Work to be completed: Wherever the word "cube" appears in the entries, copy the whole line.

Entries provided:
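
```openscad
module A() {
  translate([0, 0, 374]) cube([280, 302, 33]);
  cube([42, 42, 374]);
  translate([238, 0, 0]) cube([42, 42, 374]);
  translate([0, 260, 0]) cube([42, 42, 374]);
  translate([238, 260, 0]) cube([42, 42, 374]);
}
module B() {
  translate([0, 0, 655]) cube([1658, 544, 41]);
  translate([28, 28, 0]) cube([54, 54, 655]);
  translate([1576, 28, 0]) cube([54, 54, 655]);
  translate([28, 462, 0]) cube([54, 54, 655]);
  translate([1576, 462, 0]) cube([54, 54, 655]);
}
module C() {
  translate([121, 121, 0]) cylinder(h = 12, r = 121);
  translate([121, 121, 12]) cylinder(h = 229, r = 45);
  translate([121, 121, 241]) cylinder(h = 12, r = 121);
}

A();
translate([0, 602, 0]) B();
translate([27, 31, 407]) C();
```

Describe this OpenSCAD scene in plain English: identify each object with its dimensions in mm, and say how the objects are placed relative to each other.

A is a four-legged stool. The seat is 280×302 mm, 33 mm thick, top at z = 407 mm. It stands on four square legs, each 42×42 mm in cross-section, from z = 0 to the seat underside, each flush with a corner of the seat.

B is a rectangular dining table. The top is 1658×544×41 mm with its upper surface at z = 696 mm. It stands on four 54×54 mm square legs, each inset 28 mm from the nearest pair of top edges, running from the floor to the underside of the top.

C is a spool: two coaxial disc flanges of radius 121 mm and thickness 12 mm, joined by a core cylinder of radius 45 mm and height 229 mm. The lower flange rests on z = 0 and the three cylinders share a vertical axis.

The table is on the floor beside the stool on its +y side. The spool is on top of the stool.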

Written response:
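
  translate([0, 0, 374]) cube([280, 302, 33]);
  cube([42, 42, 374]);
  translate([238, 0, 0]) cube([42, 42, 374]);
  translate([0, 260, 0]) cube([42, 42, 374]);
  translate([238, 260, 0]) cube([42, 42, 374]);
  translate([0, 0, 655]) cube([1658, 544, 41]);
  translate([28, 28, 0]) cube([54, 54, 655]);
  translate([1576, 28, 0]) cube([54, 54, 655]);
  translate([28, 462, 0]) cube([54, 54, 655]);
  translate([1576, 462, 0]) cube([54, 54, 655]);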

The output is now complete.